EXERCISE:
Search the records for the string "refurbished". Copy each line where it occurs.

RECORD EXTRACTS:
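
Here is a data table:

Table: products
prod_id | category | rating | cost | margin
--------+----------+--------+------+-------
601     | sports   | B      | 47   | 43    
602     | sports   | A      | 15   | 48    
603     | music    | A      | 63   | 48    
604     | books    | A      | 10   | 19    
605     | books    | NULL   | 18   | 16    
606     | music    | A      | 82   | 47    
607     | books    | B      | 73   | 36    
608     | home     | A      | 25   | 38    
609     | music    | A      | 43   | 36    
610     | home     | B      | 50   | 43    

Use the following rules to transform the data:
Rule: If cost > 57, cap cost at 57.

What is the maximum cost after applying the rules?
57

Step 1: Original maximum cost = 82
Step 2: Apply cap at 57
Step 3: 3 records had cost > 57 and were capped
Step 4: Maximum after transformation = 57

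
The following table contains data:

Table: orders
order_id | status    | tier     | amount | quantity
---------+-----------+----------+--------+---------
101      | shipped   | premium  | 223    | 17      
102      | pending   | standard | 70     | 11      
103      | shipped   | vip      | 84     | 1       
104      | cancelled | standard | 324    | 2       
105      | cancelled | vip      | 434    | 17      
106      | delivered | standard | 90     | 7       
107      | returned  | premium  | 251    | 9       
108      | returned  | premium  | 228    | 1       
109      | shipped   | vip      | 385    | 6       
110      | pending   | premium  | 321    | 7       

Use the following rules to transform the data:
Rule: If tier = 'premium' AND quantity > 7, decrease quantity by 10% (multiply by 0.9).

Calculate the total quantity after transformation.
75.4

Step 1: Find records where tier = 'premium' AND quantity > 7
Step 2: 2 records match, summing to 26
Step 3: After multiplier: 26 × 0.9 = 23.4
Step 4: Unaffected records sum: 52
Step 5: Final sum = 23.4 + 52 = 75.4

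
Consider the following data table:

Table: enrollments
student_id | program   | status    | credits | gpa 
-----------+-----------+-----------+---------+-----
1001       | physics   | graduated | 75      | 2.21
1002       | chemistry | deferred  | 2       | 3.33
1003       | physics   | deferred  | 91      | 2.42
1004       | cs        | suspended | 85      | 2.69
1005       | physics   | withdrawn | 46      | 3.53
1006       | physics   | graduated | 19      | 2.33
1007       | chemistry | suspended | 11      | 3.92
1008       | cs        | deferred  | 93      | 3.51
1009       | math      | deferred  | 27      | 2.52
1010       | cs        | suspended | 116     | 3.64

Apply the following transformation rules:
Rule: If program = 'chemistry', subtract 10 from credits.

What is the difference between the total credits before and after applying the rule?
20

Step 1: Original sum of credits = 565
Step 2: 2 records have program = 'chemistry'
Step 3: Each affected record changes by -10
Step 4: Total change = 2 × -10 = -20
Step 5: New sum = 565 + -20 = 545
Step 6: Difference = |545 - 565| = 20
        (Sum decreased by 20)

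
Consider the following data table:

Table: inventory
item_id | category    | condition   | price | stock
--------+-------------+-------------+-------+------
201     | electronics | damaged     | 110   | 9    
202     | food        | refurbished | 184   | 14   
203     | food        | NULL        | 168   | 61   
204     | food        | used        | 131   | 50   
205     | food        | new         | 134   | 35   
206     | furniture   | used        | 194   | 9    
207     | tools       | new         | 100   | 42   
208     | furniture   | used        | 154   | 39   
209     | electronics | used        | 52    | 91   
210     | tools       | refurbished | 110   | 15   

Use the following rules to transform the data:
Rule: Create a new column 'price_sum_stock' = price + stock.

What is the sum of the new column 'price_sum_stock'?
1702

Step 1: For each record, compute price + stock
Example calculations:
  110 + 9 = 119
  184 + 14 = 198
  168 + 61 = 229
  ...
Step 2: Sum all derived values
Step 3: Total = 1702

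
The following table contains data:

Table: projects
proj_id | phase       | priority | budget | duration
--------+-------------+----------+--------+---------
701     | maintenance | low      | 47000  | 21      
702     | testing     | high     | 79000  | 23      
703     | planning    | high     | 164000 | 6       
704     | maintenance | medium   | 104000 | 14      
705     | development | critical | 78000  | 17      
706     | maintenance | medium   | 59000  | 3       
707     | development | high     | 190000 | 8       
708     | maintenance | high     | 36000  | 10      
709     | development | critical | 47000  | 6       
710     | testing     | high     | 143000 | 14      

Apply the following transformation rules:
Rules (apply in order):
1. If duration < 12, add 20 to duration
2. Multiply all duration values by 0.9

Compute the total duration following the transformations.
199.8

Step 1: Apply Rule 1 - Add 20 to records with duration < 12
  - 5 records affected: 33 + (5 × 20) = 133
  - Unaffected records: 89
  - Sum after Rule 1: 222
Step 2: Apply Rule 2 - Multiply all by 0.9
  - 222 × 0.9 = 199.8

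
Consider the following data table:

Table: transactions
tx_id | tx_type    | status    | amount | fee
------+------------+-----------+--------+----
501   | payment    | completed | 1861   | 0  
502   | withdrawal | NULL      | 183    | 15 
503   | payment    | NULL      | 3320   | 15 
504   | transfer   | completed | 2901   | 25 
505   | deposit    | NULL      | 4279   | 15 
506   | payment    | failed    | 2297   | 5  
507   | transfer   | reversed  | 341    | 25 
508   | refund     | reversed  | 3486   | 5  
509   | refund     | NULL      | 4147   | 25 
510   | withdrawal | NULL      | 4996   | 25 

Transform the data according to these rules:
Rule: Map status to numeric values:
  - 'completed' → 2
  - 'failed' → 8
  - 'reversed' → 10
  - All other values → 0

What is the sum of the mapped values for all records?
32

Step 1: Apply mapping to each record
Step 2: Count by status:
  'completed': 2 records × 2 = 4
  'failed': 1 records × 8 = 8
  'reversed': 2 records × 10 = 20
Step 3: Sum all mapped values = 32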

RESPONSE:
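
202     | food        | refurbished | 184   | 14   
210     | tools       | refurbished | 110   | 15   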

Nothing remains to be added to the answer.